# Instructions for the task:
Each entry must be returned exactly. None may be omitted.
##### Provided records
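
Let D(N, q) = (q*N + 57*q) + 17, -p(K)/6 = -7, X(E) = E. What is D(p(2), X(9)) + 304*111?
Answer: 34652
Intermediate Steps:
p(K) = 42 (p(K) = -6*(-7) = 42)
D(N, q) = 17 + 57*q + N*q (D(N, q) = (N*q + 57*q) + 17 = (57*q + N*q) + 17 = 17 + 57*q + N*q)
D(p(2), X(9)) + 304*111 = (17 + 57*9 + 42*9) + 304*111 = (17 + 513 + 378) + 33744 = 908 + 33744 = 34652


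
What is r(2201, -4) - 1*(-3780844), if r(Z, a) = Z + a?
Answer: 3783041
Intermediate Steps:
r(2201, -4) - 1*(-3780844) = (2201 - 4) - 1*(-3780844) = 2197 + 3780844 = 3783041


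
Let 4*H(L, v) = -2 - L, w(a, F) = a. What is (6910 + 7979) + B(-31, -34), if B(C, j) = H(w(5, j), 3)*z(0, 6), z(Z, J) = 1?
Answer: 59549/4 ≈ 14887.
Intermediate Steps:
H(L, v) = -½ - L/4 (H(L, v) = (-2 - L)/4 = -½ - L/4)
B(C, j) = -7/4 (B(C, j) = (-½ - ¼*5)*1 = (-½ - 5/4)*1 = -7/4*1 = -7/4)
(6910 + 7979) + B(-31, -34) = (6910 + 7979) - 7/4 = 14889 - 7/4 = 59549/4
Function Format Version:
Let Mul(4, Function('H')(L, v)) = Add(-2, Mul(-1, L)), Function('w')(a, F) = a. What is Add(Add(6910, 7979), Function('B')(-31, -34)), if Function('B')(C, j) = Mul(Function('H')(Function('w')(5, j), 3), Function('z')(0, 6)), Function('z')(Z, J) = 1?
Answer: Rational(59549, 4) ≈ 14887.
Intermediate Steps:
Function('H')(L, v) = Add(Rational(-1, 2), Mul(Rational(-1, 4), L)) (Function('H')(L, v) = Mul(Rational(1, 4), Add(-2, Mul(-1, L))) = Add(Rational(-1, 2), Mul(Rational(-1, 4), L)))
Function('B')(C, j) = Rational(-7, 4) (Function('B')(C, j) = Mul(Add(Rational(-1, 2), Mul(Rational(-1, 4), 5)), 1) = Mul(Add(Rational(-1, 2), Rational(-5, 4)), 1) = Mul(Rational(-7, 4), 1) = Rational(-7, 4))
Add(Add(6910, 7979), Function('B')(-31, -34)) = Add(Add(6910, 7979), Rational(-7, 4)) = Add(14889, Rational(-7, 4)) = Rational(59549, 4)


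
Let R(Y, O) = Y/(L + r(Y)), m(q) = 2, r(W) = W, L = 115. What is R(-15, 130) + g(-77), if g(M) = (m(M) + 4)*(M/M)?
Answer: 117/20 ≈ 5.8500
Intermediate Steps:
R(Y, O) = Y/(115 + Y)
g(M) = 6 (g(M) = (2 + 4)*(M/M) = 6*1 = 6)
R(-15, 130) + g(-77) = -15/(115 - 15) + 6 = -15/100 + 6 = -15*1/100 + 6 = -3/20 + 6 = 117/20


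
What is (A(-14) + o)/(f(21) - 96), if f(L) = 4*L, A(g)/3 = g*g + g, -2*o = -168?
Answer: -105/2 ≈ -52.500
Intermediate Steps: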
##########
# Response to this exercise:
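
Let D(N, q) = (q*N + 57*q) + 17, -p(K)/6 = -7, X(E) = E. What is D(p(2), X(9)) + 304*111?
Answer: 34652
Intermediate Steps:
p(K) = 42 (p(K) = -6*(-7) = 42)
D(N, q) = 17 + 57*q + N*q (D(N, q) = (N*q + 57*q) + 17 = (57*q + N*q) + 17 = 17 + 57*q + N*q)
D(p(2), X(9)) + 304*111 = (17 + 57*9 + 42*9) + 304*111 = (17 + 513 + 378) + 33744 = 908 + 33744 = 34652


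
What is r(2201, -4) - 1*(-3780844), if r(Z, a) = Z + a?
Answer: 3783041
Intermediate Steps:
r(2201, -4) - 1*(-3780844) = (2201 - 4) - 1*(-3780844) = 2197 + 3780844 = 3783041


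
Let 4*H(L, v) = -2 - L, w(a, F) = a. What is (6910 + 7979) + B(-31, -34), if B(C, j) = H(w(5, j), 3)*z(0, 6), z(Z, J) = 1?
Answer: 59549/4 ≈ 14887.
Intermediate Steps:
H(L, v) = -½ - L/4 (H(L, v) = (-2 - L)/4 = -½ - L/4)
B(C, j) = -7/4 (B(C, j) = (-½ - ¼*5)*1 = (-½ - 5/4)*1 = -7/4*1 = -7/4)
(6910 + 7979) + B(-31, -34) = (6910 + 7979) - 7/4 = 14889 - 7/4 = 59549/4
Function Format Version:
Let Mul(4, Function('H')(L, v)) = Add(-2, Mul(-1, L)), Function('w')(a, F) = a. What is Add(Add(6910, 7979), Function('B')(-31, -34)), if Function('B')(C, j) = Mul(Function('H')(Function('w')(5, j), 3), Function('z')(0, 6)), Function('z')(Z, J) = 1?
Answer: Rational(59549, 4) ≈ 14887.
Intermediate Steps:
Function('H')(L, v) = Add(Rational(-1, 2), Mul(Rational(-1, 4), L)) (Function('H')(L, v) = Mul(Rational(1, 4), Add(-2, Mul(-1, L))) = Add(Rational(-1, 2), Mul(Rational(-1, 4), L)))
Function('B')(C, j) = Rational(-7, 4) (Function('B')(C, j) = Mul(Add(Rational(-1, 2), Mul(Rational(-1, 4), 5)), 1) = Mul(Add(Rational(-1, 2), Rational(-5, 4)), 1) = Mul(Rational(-7, 4), 1) = Rational(-7, 4))
Add(Add(6910, 7979), Function('B')(-31, -34)) = Add(Add(6910, 7979), Rational(-7, 4)) = Add(14889, Rational(-7, 4)) = Rational(59549, 4)


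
Let R(Y, O) = Y/(L + r(Y)), m(q) = 2, r(W) = W, L = 115. What is R(-15, 130) + g(-77), if g(M) = (m(M) + 4)*(M/M)?
Answer: 117/20 ≈ 5.8500
Intermediate Steps:
R(Y, O) = Y/(115 + Y)
g(M) = 6 (g(M) = (2 + 4)*(M/M) = 6*1 = 6)
R(-15, 130) + g(-77) = -15/(115 - 15) + 6 = -15/100 + 6 = -15*1/100 + 6 = -3/20 + 6 = 117/20


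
What is (A(-14) + o)/(f(21) - 96), if f(L) = 4*L, A(g)/3 = g*g + g, -2*o = -168?
Answer: -105/2 ≈ -52.500
Intermediate Steps: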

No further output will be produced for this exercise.